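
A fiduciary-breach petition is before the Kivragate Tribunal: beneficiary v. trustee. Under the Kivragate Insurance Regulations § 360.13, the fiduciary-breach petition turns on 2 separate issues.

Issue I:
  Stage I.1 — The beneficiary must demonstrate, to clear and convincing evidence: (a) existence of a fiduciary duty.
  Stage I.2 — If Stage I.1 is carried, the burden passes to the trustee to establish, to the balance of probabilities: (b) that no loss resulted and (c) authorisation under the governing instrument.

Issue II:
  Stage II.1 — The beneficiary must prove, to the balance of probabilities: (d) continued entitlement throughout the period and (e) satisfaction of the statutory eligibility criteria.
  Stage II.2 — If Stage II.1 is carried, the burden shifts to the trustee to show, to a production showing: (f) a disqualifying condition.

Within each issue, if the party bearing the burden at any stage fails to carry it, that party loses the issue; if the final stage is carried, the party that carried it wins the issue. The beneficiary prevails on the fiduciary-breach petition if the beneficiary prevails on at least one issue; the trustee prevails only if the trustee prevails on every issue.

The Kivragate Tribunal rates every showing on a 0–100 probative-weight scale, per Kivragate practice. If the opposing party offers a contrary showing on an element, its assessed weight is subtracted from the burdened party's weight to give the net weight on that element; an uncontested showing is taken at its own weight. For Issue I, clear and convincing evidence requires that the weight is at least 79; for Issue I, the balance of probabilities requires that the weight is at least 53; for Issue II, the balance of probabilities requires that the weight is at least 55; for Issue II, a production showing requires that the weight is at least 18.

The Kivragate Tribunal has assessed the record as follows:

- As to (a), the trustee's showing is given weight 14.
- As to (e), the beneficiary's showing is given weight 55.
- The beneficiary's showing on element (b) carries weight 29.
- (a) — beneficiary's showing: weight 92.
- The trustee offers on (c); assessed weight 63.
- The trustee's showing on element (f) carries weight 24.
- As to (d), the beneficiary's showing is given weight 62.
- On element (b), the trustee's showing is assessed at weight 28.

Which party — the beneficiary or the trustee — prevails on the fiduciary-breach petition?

— Issue I —
Stage I.1 — burden on beneficiary; standard: clear and convincing evidence (weight is at least 79).
    (a): 92 − 14 = 78 < 79 [not met]
  Not every element is met, so the beneficiary fails to carry Stage I.1.
The trustee prevails on this issue.
— Issue II —
Stage II.1 (beneficiary, the balance of probabilities, weight is at least 55): (d) 62 ≥ 55 — meets; (e) 55 ≥ 55 — meets.
  The beneficiary carries Stage II.1; the trustee now bears the burden.
Stage II.2 (trustee, a production showing, weight is at least 18): (f) 24 ≥ 18 — meets.
  The trustee carries the last stage.
With every stage satisfied, the trustee prevails on this issue.
Per-issue: Issue I → trustee; Issue II → trustee. The beneficiary must prevail on at least one issue; overall, the trustee prevails.

trustee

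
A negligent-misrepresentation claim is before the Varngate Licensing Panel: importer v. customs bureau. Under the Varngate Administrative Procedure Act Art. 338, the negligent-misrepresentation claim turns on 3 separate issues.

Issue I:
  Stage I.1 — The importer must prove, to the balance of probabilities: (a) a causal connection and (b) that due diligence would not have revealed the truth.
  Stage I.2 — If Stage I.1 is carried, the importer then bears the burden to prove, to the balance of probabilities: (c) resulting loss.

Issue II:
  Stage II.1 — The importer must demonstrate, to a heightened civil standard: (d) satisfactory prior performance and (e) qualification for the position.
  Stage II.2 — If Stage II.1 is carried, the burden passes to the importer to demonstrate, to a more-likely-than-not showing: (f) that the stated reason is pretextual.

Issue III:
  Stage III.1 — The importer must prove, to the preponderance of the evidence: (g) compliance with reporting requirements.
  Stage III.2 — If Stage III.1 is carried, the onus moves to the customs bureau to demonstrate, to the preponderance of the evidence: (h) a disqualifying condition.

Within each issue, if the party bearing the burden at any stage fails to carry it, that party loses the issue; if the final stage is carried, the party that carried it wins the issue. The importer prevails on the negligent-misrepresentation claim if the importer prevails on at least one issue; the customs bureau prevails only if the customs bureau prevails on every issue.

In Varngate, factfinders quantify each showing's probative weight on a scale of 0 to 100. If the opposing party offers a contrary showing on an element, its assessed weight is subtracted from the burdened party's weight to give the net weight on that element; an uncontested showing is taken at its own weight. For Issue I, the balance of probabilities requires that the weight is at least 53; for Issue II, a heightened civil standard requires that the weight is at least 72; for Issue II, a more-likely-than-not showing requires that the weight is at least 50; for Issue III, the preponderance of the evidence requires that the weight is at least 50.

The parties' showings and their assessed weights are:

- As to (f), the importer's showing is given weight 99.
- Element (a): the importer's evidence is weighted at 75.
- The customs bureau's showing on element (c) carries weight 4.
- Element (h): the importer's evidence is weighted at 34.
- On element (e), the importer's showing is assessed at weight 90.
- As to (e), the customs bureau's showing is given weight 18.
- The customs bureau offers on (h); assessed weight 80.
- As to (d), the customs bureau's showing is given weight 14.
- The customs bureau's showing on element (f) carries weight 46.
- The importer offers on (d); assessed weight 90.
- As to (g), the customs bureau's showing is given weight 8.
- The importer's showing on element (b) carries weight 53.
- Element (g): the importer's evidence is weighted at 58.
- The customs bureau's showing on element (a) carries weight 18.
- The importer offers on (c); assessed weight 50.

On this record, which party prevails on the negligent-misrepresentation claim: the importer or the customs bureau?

importer

— Issue I —
Stage I.1 — burden on importer; standard: the balance of probabilities (weight is at least 53).
    (a): 75 − 18 = 57 ≥ 53 [met]
    (b): 53 ≥ 53 [met]
  All elements met. The importer retains the burden for Stage I.2.
Stage I.2 — burden on importer; standard: the balance of probabilities (weight is at least 53).
    (c): 50 − 4 = 46 < 53 [not met]
  Not every element is met, so the importer fails to carry Stage I.2.
The analysis ends at Stage I.2; the customs bureau prevails on this issue.
— Issue II —
Stage II.1 — burden on importer; standard: a heightened civil standard (weight is at least 72).
    (d): 90 − 14 = 76 ≥ 72 [met]
    (e): 90 − 18 = 72 ≥ 72 [met]
  Stage II.1 is satisfied; the importer continues to bear the burden.
Stage II.2 — burden on importer; standard: a more-likely-than-not showing (weight is at least 50).
    (f): 99 − 46 = 53 ≥ 50 [met]
  The importer carries the last stage.
With every stage satisfied, the importer prevails on this issue.
— Issue III —
Stage III.1 (importer, the preponderance of the evidence, weight is at least 50): (g) net 58−8=50 ≥ 50 — meets.
  All elements met. The burden passes to the customs bureau.
Stage III.2 (customs bureau, the preponderance of the evidence, weight is at least 50): (h) net 80−34=46 < 50 — fails.
  Stage III.2 not carried; the customs bureau fails its burden.
So the importer prevails on this issue.
Per-issue: Issue I → customs bureau; Issue II → importer; Issue III → importer. The importer must prevail on at least one issue; overall, the importer prevails.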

__EXERCISE GOAL__:
Transcribe all of the data above, character for character.

__ANSWER TO THIS EXERCISE__:
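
A fiduciary-breach petition is before the Kivragate Tribunal: beneficiary v. trustee. Under the Kivragate Insurance Regulations § 360.13, the fiduciary-breach petition turns on 2 separate issues.

Issue I:
  Stage I.1 — The beneficiary must demonstrate, to clear and convincing evidence: (a) existence of a fiduciary duty.
  Stage I.2 — If Stage I.1 is carried, the burden passes to the trustee to establish, to the balance of probabilities: (b) that no loss resulted and (c) authorisation under the governing instrument.

Issue II:
  Stage II.1 — The beneficiary must prove, to the balance of probabilities: (d) continued entitlement throughout the period and (e) satisfaction of the statutory eligibility criteria.
  Stage II.2 — If Stage II.1 is carried, the burden shifts to the trustee to show, to a production showing: (f) a disqualifying condition.

Within each issue, if the party bearing the burden at any stage fails to carry it, that party loses the issue; if the final stage is carried, the party that carried it wins the issue. The beneficiary prevails on the fiduciary-breach petition if the beneficiary prevails on at least one issue; the trustee prevails only if the trustee prevails on every issue.

The Kivragate Tribunal rates every showing on a 0–100 probative-weight scale, per Kivragate practice. If the opposing party offers a contrary showing on an element, its assessed weight is subtracted from the burdened party's weight to give the net weight on that element; an uncontested showing is taken at its own weight. For Issue I, clear and convincing evidence requires that the weight is at least 79; for Issue I, the balance of probabilities requires that the weight is at least 53; for Issue II, the balance of probabilities requires that the weight is at least 55; for Issue II, a production showing requires that the weight is at least 18.

The Kivragate Tribunal has assessed the record as follows:

- As to (a), the trustee's showing is given weight 14.
- As to (e), the beneficiary's showing is given weight 55.
- The beneficiary's showing on element (b) carries weight 29.
- (a) — beneficiary's showing: weight 92.
- The trustee offers on (c); assessed weight 63.
- The trustee's showing on element (f) carries weight 24.
- As to (d), the beneficiary's showing is given weight 62.
- On element (b), the trustee's showing is assessed at weight 28.

Which party — the beneficiary or the trustee — prevails on the fiduciary-breach petition?

— Issue I —
Stage I.1 — burden on beneficiary; standard: clear and convincing evidence (weight is at least 79).
    (a): 92 − 14 = 78 < 79 [not met]
  Not every element is met, so the beneficiary fails to carry Stage I.1.
The trustee prevails on this issue.
— Issue II —
Stage II.1 (beneficiary, the balance of probabilities, weight is at least 55): (d) 62 ≥ 55 — meets; (e) 55 ≥ 55 — meets.
  The beneficiary carries Stage II.1; the trustee now bears the burden.
Stage II.2 (trustee, a production showing, weight is at least 18): (f) 24 ≥ 18 — meets.
  The trustee carries the last stage.
With every stage satisfied, the trustee prevails on this issue.
Per-issue: Issue I → trustee; Issue II → trustee. The beneficiary must prevail on at least one issue; overall, the trustee prevails.

trustee

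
A negligent-misrepresentation claim is before the Varngate Licensing Panel: importer v. customs bureau. Under the Varngate Administrative Procedure Act Art. 338, the negligent-misrepresentation claim turns on 3 separate issues.

Issue I:
  Stage I.1 — The importer must prove, to the balance of probabilities: (a) a causal connection and (b) that due diligence would not have revealed the truth.
  Stage I.2 — If Stage I.1 is carried, the importer then bears the burden to prove, to the balance of probabilities: (c) resulting loss.

Issue II:
  Stage II.1 — The importer must demonstrate, to a heightened civil standard: (d) satisfactory prior performance and (e) qualification for the position.
  Stage II.2 — If Stage II.1 is carried, the burden passes to the importer to demonstrate, to a more-likely-than-not showing: (f) that the stated reason is pretextual.

Issue III:
  Stage III.1 — The importer must prove, to the preponderance of the evidence: (g) compliance with reporting requirements.
  Stage III.2 — If Stage III.1 is carried, the onus moves to the customs bureau to demonstrate, to the preponderance of the evidence: (h) a disqualifying condition.

Within each issue, if the party bearing the burden at any stage fails to carry it, that party loses the issue; if the final stage is carried, the party that carried it wins the issue. The importer prevails on the negligent-misrepresentation claim if the importer prevails on at least one issue; the customs bureau prevails only if the customs bureau prevails on every issue.

In Varngate, factfinders quantify each showing's probative weight on a scale of 0 to 100. If the opposing party offers a contrary showing on an element, its assessed weight is subtracted from the burdened party's weight to give the net weight on that element; an uncontested showing is taken at its own weight. For Issue I, the balance of probabilities requires that the weight is at least 53; for Issue II, a heightened civil standard requires that the weight is at least 72; for Issue II, a more-likely-than-not showing requires that the weight is at least 50; for Issue III, the preponderance of the evidence requires that the weight is at least 50.

The parties' showings and their assessed weights are:

- As to (f), the importer's showing is given weight 99.
- Element (a): the importer's evidence is weighted at 75.
- The customs bureau's showing on element (c) carries weight 4.
- Element (h): the importer's evidence is weighted at 34.
- On element (e), the importer's showing is assessed at weight 90.
- As to (e), the customs bureau's showing is given weight 18.
- The customs bureau offers on (h); assessed weight 80.
- As to (d), the customs bureau's showing is given weight 14.
- The customs bureau's showing on element (f) carries weight 46.
- The importer offers on (d); assessed weight 90.
- As to (g), the customs bureau's showing is given weight 8.
- The importer's showing on element (b) carries weight 53.
- Element (g): the importer's evidence is weighted at 58.
- The customs bureau's showing on element (a) carries weight 18.
- The importer offers on (c); assessed weight 50.

On this record, which party prevails on the negligent-misrepresentation claim: the importer or the customs bureau?

importer

— Issue I —
Stage I.1 — burden on importer; standard: the balance of probabilities (weight is at least 53).
    (a): 75 − 18 = 57 ≥ 53 [met]
    (b): 53 ≥ 53 [met]
  All elements met. The importer retains the burden for Stage I.2.
Stage I.2 — burden on importer; standard: the balance of probabilities (weight is at least 53).
    (c): 50 − 4 = 46 < 53 [not met]
  Not every element is met, so the importer fails to carry Stage I.2.
The analysis ends at Stage I.2; the customs bureau prevails on this issue.
— Issue II —
Stage II.1 — burden on importer; standard: a heightened civil standard (weight is at least 72).
    (d): 90 − 14 = 76 ≥ 72 [met]
    (e): 90 − 18 = 72 ≥ 72 [met]
  Stage II.1 is satisfied; the importer continues to bear the burden.
Stage II.2 — burden on importer; standard: a more-likely-than-not showing (weight is at least 50).
    (f): 99 − 46 = 53 ≥ 50 [met]
  The importer carries the last stage.
With every stage satisfied, the importer prevails on this issue.
— Issue III —
Stage III.1 (importer, the preponderance of the evidence, weight is at least 50): (g) net 58−8=50 ≥ 50 — meets.
  All elements met. The burden passes to the customs bureau.
Stage III.2 (customs bureau, the preponderance of the evidence, weight is at least 50): (h) net 80−34=46 < 50 — fails.
  Stage III.2 not carried; the customs bureau fails its burden.
So the importer prevails on this issue.
Per-issue: Issue I → customs bureau; Issue II → importer; Issue III → importer. The importer must prevail on at least one issue; overall, the importer prevails.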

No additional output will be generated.